Start of Data to process

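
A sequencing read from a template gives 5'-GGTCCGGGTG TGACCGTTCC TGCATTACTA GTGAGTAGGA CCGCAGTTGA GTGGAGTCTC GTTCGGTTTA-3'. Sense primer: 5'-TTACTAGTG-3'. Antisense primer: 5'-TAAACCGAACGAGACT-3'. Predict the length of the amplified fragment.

Forward primer TTACTAGTG is found on the top strand at positions 25–33.
The reverse primer's reverse complement is AGTCTCGTTCGGTTTA, which matches the template at positions 55–70.
Amplicon spans positions 25–70: 46 bp.

46 bp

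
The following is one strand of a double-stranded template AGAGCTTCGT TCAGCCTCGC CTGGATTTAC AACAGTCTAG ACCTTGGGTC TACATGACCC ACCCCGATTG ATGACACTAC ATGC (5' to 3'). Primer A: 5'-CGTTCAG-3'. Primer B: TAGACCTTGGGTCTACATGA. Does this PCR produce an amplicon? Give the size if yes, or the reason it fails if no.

Primer A (CGTTCAG) matches the top strand at positions 8–14 (3' end points downstream).
Primer B (TAGACCTTGGGTCTACATGA) also matches the top strand directly, at positions 38–57 — its reverse complement TCATGTAGACCCAAGGTCTA is not present.
Both primers anneal to the bottom strand with 3' ends pointing the same way, so neither can prime synthesis back toward the other.

No product — both primers anneal to the same strand and extend in the same direction.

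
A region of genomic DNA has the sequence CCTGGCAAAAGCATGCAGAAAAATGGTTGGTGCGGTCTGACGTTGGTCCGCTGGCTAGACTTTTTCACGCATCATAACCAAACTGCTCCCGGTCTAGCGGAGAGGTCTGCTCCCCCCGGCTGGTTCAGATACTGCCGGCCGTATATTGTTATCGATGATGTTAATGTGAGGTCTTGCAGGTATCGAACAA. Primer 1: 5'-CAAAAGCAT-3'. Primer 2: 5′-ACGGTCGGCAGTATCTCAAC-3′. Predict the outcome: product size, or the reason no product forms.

Primer 2 (ACGGTCGGCAGTATCTCAAC) does not match the top strand, and its reverse complement GTTGAGATACTGCCGACCGT does not match either.
With no annealing site for primer 2, no amplification occurs.

No product — primer 2 has no binding site in the template.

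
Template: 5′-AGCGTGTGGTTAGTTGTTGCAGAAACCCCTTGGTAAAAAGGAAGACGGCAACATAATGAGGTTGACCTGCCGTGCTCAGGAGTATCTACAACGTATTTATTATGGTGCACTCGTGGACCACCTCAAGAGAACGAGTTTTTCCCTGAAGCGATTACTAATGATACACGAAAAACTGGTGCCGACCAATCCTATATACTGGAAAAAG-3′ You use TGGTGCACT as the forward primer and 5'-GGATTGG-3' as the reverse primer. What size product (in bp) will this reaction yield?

87 bp

The forward primer matches the template at positions 103–111.
Reverse complement of the reverse primer: CCAATCC. This occurs on the top strand at positions 183–189.
The product runs from position 103 to position 189, so its length is 189 − 103 + 1 = 87 bp.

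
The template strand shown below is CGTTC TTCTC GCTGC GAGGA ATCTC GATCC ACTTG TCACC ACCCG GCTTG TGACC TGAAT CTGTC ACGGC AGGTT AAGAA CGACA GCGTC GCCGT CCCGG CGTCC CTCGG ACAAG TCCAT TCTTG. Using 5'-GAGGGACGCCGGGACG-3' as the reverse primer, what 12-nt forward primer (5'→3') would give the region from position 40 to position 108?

The reverse primer's reverse complement CGTCCCGGCGTCCCTC matches the template at positions 93–108; the product starts at position 40.
The forward primer is identical to the top strand over positions 40–51: CACCCGGCTTGT.

5'-CACCCGGCTTGT-3'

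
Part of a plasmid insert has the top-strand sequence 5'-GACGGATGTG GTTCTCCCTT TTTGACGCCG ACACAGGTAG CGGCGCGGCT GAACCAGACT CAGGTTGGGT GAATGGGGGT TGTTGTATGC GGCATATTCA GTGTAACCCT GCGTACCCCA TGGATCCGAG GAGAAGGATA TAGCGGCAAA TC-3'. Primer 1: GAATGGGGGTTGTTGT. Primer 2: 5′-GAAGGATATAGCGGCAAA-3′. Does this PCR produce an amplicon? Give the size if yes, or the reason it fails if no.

Primer 1 (GAATGGGGGTTGTTGT) matches the top strand at positions 71–86 (3' end points downstream).
Primer 2 (GAAGGATATAGCGGCAAA) also matches the top strand directly, at positions 133–150 — its reverse complement TTTGCCGCTATATCCTTC is not present.
Both primers anneal to the bottom strand with 3' ends pointing the same way, so neither can prime synthesis back toward the other.

No product — both primers anneal to the same strand and extend in the same direction.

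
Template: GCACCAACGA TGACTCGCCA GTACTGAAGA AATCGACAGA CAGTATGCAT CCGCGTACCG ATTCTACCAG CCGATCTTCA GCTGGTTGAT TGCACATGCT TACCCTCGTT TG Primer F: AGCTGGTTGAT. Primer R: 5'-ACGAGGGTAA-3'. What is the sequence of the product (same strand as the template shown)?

Forward primer AGCTGGTTGAT is found on the top strand at positions 80–90.
Taking the reverse complement of ACGAGGGTAA gives TTACCCTCGT, found at positions 100–109 on the template; the primer anneals here to the top strand with its 3' end pointing upstream.
The product is the template from position 80 through 109 (30 bp).

5'-AGCTGGTTGATTGCACATGCTTACCCTCGT-3'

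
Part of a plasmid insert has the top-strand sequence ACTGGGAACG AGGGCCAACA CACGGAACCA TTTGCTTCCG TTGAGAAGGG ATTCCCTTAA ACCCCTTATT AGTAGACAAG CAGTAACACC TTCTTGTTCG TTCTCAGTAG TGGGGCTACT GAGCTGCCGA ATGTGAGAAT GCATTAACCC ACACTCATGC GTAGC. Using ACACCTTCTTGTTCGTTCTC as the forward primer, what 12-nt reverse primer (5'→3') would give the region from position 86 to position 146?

The product's 3' end on the top strand is position 146.
The reverse primer anneals to the top strand over positions 135–146, i.e. to GAGAATGCATTA.
Its sequence written 5'→3' is the reverse complement: TAATGCATTCTC.

5'-TAATGCATTCTC-3'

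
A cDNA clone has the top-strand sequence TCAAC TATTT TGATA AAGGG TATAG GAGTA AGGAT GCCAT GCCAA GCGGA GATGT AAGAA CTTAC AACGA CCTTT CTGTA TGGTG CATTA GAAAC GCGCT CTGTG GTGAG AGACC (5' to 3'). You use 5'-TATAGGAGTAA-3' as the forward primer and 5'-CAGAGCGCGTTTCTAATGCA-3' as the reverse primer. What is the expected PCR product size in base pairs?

Scanning the template, TATAGGAGTAA occurs at positions 21–31; this primer anneals to the bottom strand there with its 3' end pointing downstream.
The reverse primer's reverse complement is TGCATTAGAAACGCGCTCTG, which matches the template at positions 84–103.
The product runs from position 21 to position 103, so its length is 103 − 21 + 1 = 83 bp.

83 bp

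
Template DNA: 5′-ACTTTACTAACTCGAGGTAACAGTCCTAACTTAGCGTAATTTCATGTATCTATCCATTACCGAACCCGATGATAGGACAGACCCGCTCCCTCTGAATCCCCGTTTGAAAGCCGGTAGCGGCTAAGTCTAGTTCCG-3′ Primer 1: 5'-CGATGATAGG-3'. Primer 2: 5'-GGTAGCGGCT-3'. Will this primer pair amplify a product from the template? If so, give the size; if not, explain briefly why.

No product — both primers anneal to the same strand and extend in the same direction.

Primer 1 (CGATGATAGG) matches the top strand at positions 67–76 (3' end points downstream).
Primer 2 (GGTAGCGGCT) also matches the top strand directly, at positions 113–122 — its reverse complement AGCCGCTACC is not present.
Both primers anneal to the bottom strand with 3' ends pointing the same way, so neither can prime synthesis back toward the other.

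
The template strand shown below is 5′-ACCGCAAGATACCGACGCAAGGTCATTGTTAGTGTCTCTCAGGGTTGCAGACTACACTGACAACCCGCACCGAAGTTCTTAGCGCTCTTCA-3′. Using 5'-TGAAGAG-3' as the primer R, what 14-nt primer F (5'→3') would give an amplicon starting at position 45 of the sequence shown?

The reverse primer's reverse complement CTCTTCA matches the template at positions 85–91; the product starts at position 45.
The forward primer is identical to the top strand over positions 45–58: TTGCAGACTACACT.

5'-TTGCAGACTACACT-3'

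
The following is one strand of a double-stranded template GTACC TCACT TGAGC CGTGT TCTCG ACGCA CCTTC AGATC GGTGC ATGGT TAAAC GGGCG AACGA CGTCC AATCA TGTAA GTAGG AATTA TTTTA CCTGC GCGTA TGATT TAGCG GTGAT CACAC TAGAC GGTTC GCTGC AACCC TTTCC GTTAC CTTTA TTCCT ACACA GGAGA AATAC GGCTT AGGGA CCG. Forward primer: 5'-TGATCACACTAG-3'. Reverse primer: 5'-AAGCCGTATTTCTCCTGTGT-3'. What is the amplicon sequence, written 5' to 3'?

5'-TGATCACACTAGACGGTTCGCTGCAACCCTTTCCGTTACCTTTATTCCTACACAGGAGAAATACGGCTT-3'

Forward primer TGATCACACTAG is found on the top strand at positions 117–128.
Taking the reverse complement of AAGCCGTATTTCTCCTGTGT gives ACACAGGAGAAATACGGCTT, found at positions 166–185 on the template; the primer anneals here to the top strand with its 3' end pointing upstream.
The product is the template from position 117 through 185 (69 bp).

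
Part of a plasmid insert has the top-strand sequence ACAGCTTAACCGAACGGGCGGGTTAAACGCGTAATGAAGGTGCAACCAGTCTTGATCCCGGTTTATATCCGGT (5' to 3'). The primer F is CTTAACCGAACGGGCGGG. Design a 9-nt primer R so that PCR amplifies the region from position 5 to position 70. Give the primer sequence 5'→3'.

5'-GGATATAAA-3'

The product's 3' end on the top strand is position 70.
The reverse primer anneals to the top strand over positions 62–70, i.e. to TTTATATCC.
Its sequence written 5'→3' is the reverse complement: GGATATAAA.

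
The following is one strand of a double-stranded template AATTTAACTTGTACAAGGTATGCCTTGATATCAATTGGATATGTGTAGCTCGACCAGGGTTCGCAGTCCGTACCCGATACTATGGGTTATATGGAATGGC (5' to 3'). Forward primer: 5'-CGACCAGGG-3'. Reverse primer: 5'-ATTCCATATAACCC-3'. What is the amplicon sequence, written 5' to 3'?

5'-CGACCAGGGTTCGCAGTCCGTACCCGATACTATGGGTTATATGGAAT-3'

The forward primer matches the template at positions 51–59.
Taking the reverse complement of ATTCCATATAACCC gives GGGTTATATGGAAT, found at positions 84–97 on the template; the primer anneals here to the top strand with its 3' end pointing upstream.
The product is the template from position 51 through 97 (47 bp).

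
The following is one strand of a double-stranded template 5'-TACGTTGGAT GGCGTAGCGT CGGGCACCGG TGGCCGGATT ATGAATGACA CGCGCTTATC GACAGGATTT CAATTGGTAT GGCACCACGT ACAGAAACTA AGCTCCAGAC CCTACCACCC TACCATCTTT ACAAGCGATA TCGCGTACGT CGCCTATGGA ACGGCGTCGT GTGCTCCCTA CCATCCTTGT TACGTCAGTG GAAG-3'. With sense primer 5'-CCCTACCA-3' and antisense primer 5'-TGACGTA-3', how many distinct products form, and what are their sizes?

Three products: 88 bp, 80 bp, 22 bp

The forward primer CCCTACCA matches the top strand at positions 110–117, 118–125, 176–183.
The reverse primer's reverse complement is TACGTCA, matching at positions 191–197.
Each forward site pairs with the reverse site to give a product ending at position 197: sizes 88, 80, 22 bp.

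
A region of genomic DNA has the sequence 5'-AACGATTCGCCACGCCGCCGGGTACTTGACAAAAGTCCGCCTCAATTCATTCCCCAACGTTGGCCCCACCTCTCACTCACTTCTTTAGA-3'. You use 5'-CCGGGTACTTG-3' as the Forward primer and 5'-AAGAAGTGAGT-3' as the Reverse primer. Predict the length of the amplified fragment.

Forward primer CCGGGTACTTG is found on the top strand at positions 18–28.
The reverse primer's reverse complement is ACTCACTTCTT, which matches the template at positions 75–85.
Amplicon spans positions 18–85: 68 bp.

68 bp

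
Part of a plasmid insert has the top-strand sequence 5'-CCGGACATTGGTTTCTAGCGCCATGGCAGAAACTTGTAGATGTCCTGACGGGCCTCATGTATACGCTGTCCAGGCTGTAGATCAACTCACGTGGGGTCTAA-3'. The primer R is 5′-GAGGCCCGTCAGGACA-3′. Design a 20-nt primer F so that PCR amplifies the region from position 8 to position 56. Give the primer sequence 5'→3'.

5'-TTGGTTTCTAGCGCCATGGC-3'

The reverse primer's reverse complement TGTCCTGACGGGCCTC matches the template at positions 41–56; the product starts at position 8.
The forward primer is identical to the top strand over positions 8–27: TTGGTTTCTAGCGCCATGGC.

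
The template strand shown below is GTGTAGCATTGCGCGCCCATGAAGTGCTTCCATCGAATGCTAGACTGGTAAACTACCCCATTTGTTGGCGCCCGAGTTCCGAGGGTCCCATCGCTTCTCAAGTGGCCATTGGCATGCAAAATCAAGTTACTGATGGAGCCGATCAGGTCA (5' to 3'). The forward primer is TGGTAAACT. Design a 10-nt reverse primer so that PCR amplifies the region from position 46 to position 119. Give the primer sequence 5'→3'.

5'-TTGCATGCCA-3'

The product's 3' end on the top strand is position 119.
The reverse primer anneals to the top strand over positions 110–119, i.e. to TGGCATGCAA.
Its sequence written 5'→3' is the reverse complement: TTGCATGCCA.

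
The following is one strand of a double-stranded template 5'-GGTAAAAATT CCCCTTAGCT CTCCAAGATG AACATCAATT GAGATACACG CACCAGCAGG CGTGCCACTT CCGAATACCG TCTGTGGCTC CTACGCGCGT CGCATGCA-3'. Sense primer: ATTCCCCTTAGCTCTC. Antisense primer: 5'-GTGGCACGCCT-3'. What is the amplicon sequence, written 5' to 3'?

The forward primer matches the template at positions 8–23.
Reverse complement of the reverse primer: AGGCGTGCCAC. This occurs on the top strand at positions 58–68.
The product is the template from position 8 through 68 (61 bp).

5'-ATTCCCCTTAGCTCTCCAAGATGAACATCAATTGAGATACACGCACCAGCAGGCGTGCCAC-3'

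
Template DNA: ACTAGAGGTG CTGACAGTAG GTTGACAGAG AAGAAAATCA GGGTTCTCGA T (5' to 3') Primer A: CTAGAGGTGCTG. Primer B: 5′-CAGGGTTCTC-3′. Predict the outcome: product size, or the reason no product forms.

No product — both primers anneal to the same strand and extend in the same direction.

Primer A (CTAGAGGTGCTG) matches the top strand at positions 2–13 (3' end points downstream).
Primer B (CAGGGTTCTC) also matches the top strand directly, at positions 39–48 — its reverse complement GAGAACCCTG is not present.
Both primers anneal to the bottom strand with 3' ends pointing the same way, so neither can prime synthesis back toward the other.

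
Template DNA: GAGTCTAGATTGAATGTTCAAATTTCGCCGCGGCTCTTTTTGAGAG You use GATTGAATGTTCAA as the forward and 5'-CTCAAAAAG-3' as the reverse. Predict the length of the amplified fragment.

37 bp

Scanning the template, GATTGAATGTTCAA occurs at positions 8–21; this primer anneals to the bottom strand there with its 3' end pointing downstream.
The reverse primer's reverse complement is CTTTTTGAG, which matches the template at positions 36–44.
Product length = (reverse-primer end) − (forward-primer start) + 1 = 44 − 8 + 1 = 37 bp.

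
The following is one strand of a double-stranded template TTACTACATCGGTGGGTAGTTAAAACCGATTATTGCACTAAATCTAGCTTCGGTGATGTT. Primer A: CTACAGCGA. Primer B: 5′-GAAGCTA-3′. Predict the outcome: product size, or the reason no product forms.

No product — primer A has no binding site in the template.

Primer A (CTACAGCGA) does not match the top strand, and its reverse complement TCGCTGTAG does not match either.
With no annealing site for primer A, no amplification occurs.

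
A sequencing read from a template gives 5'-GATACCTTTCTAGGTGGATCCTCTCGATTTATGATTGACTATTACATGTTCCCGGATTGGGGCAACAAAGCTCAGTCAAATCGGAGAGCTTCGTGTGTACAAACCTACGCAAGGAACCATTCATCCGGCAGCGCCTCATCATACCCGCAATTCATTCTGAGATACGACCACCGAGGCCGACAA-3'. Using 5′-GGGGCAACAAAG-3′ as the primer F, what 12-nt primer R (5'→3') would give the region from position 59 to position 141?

5'-TGATGAGGCGCT-3'

The product's 3' end on the top strand is position 141.
The reverse primer anneals to the top strand over positions 130–141, i.e. to AGCGCCTCATCA.
Its sequence written 5'→3' is the reverse complement: TGATGAGGCGCT.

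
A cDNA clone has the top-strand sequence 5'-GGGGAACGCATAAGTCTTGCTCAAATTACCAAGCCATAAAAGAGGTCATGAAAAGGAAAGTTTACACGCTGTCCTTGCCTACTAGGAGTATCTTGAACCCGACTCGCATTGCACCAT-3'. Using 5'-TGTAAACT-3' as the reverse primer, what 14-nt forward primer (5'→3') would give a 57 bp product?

5'-ATAAGTCTTGCTCA-3'

The reverse primer's reverse complement AGTTTACA matches the template at positions 59–66, so the product ends at position 66.
A 57 bp product then starts at position 66 − 57 + 1 = 10.
The forward primer is identical to the top strand there: ATAAGTCTTGCTCA.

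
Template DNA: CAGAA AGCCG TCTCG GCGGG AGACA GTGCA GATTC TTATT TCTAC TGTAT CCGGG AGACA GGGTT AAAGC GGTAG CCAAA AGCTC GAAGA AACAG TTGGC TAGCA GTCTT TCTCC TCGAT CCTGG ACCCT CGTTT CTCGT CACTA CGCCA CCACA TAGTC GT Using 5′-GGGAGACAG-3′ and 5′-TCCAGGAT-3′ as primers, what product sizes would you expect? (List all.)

109 bp, 74 bp

The forward primer GGGAGACAG matches the top strand at positions 18–26, 53–61.
The reverse primer's reverse complement is ATCCTGGA, matching at positions 119–126.
Each forward site pairs with the reverse site to give a product ending at position 126: sizes 109, 74 bp.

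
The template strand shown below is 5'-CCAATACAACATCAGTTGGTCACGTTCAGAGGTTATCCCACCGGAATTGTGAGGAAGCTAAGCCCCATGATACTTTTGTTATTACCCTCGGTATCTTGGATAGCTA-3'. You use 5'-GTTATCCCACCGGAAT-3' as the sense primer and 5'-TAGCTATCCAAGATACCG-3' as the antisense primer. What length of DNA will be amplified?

75 bp

Scanning the template, GTTATCCCACCGGAAT occurs at positions 32–47; this primer anneals to the bottom strand there with its 3' end pointing downstream.
The reverse primer's reverse complement is CGGTATCTTGGATAGCTA, which matches the template at positions 89–106.
The product runs from position 32 to position 106, so its length is 106 − 32 + 1 = 75 bp.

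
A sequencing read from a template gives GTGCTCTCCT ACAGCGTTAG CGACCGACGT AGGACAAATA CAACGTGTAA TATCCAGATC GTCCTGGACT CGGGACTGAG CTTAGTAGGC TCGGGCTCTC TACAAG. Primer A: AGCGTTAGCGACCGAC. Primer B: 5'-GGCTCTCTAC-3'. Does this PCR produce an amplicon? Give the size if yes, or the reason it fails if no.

Primer A (AGCGTTAGCGACCGAC) matches the top strand at positions 13–28 (3' end points downstream).
Primer B (GGCTCTCTAC) also matches the top strand directly, at positions 94–103 — its reverse complement GTAGAGAGCC is not present.
Both primers anneal to the bottom strand with 3' ends pointing the same way, so neither can prime synthesis back toward the other.

No product — both primers anneal to the same strand and extend in the same direction.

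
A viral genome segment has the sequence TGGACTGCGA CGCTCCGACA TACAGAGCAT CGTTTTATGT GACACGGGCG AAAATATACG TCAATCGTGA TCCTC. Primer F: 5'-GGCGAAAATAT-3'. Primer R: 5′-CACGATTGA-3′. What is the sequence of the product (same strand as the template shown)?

The forward primer matches the template at positions 47–57.
The reverse primer's reverse complement is TCAATCGTG, which matches the template at positions 61–69.
The product is the template from position 47 through 69 (23 bp).

5'-GGCGAAAATATACGTCAATCGTG-3'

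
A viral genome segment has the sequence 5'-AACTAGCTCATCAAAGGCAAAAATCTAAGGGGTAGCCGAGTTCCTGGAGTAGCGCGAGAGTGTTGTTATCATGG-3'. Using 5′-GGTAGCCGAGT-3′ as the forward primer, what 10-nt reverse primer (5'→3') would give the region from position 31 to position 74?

The product's 3' end on the top strand is position 74.
The reverse primer anneals to the top strand over positions 65–74, i.e. to GTTATCATGG.
Its sequence written 5'→3' is the reverse complement: CCATGATAAC.

5'-CCATGATAAC-3'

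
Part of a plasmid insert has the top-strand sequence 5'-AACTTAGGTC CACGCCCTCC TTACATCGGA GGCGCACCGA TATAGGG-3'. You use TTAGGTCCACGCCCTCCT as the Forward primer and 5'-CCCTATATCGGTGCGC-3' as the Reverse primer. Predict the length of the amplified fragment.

44 bp

Scanning the template, TTAGGTCCACGCCCTCCT occurs at positions 4–21; this primer anneals to the bottom strand there with its 3' end pointing downstream.
Taking the reverse complement of CCCTATATCGGTGCGC gives GCGCACCGATATAGGG, found at positions 32–47 on the template; the primer anneals here to the top strand with its 3' end pointing upstream.
Amplicon spans positions 4–47: 44 bp.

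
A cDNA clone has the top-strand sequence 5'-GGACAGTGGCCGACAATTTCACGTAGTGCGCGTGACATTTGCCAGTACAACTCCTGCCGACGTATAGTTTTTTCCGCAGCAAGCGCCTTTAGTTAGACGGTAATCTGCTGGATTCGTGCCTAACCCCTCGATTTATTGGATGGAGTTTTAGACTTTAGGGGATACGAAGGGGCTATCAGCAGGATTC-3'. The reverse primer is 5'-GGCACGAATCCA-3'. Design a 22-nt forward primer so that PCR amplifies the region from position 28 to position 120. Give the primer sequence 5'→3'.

The reverse primer's reverse complement TGGATTCGTGCC matches the template at positions 109–120; the product starts at position 28.
The forward primer is identical to the top strand over positions 28–49: GCGCGTGACATTTGCCAGTACA.

5'-GCGCGTGACATTTGCCAGTACA-3'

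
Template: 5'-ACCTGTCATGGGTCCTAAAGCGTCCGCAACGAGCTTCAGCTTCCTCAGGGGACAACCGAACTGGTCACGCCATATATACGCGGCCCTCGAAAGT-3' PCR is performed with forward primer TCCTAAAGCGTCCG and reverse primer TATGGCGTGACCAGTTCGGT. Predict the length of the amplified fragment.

Scanning the template, TCCTAAAGCGTCCG occurs at positions 13–26; this primer anneals to the bottom strand there with its 3' end pointing downstream.
The reverse primer's reverse complement is ACCGAACTGGTCACGCCATA, which matches the template at positions 55–74.
The product runs from position 13 to position 74, so its length is 74 − 13 + 1 = 62 bp.

62 bp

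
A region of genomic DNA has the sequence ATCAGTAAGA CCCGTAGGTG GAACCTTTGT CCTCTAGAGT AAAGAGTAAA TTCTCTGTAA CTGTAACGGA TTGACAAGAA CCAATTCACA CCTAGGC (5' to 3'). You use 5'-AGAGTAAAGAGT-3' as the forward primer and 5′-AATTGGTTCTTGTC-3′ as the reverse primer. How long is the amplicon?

51 bp

Scanning the template, AGAGTAAAGAGT occurs at positions 36–47; this primer anneals to the bottom strand there with its 3' end pointing downstream.
Taking the reverse complement of AATTGGTTCTTGTC gives GACAAGAACCAATT, found at positions 73–86 on the template; the primer anneals here to the top strand with its 3' end pointing upstream.
The product runs from position 36 to position 86, so its length is 86 − 36 + 1 = 51 bp.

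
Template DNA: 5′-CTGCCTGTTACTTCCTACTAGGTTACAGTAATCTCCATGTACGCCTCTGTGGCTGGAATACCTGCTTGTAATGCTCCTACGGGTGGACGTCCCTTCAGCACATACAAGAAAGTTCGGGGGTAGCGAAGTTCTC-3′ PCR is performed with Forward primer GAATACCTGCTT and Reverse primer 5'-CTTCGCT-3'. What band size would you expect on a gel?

73 bp

The forward primer matches the template at positions 56–67.
Taking the reverse complement of CTTCGCT gives AGCGAAG, found at positions 122–128 on the template; the primer anneals here to the top strand with its 3' end pointing upstream.
Product length = (reverse-primer end) − (forward-primer start) + 1 = 128 − 56 + 1 = 73 bp.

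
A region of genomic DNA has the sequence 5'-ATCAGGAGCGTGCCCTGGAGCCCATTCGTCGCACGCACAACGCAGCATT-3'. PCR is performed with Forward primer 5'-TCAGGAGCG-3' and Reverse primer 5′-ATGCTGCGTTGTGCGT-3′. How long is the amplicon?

47 bp

Scanning the template, TCAGGAGCG occurs at positions 2–10; this primer anneals to the bottom strand there with its 3' end pointing downstream.
Taking the reverse complement of ATGCTGCGTTGTGCGT gives ACGCACAACGCAGCAT, found at positions 33–48 on the template; the primer anneals here to the top strand with its 3' end pointing upstream.
Amplicon spans positions 2–48: 47 bp.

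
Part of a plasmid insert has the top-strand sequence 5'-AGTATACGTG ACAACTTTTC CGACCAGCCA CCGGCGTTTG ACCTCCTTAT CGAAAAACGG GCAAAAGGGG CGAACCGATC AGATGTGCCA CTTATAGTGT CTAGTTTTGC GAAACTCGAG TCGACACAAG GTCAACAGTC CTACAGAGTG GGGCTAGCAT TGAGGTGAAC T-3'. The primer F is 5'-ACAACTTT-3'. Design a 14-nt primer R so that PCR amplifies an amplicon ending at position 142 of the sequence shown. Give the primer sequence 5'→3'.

The forward primer binds at positions 11–18; the product's 3' end on the top strand is position 142.
The reverse primer anneals to the top strand over positions 129–142, i.e. to AGGTCAACAGTCCT.
Its sequence written 5'→3' is the reverse complement: AGGACTGTTGACCT.

5'-AGGACTGTTGACCT-3'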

End of Data to process

Your task: Give back, unchanged, the line containing "shown. Give the primer sequence 5'→3'." and each line that comes after it in the entries above, ending with the last.

Completed exercise:
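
Part of a plasmid insert has the top-strand sequence 5'-AGTATACGTG ACAACTTTTC CGACCAGCCA CCGGCGTTTG ACCTCCTTAT CGAAAAACGG GCAAAAGGGG CGAACCGATC AGATGTGCCA CTTATAGTGT CTAGTTTTGC GAAACTCGAG TCGACACAAG GTCAACAGTC CTACAGAGTG GGGCTAGCAT TGAGGTGAAC T-3'. The primer F is 5'-ACAACTTT-3'. Design a 14-nt primer R so that PCR amplifies an amplicon ending at position 142 of the sequence shown. Give the primer sequence 5'→3'.

The forward primer binds at positions 11–18; the product's 3' end on the top strand is position 142.
The reverse primer anneals to the top strand over positions 129–142, i.e. to AGGTCAACAGTCCT.
Its sequence written 5'→3' is the reverse complement: AGGACTGTTGACCT.

5'-AGGACTGTTGACCT-3'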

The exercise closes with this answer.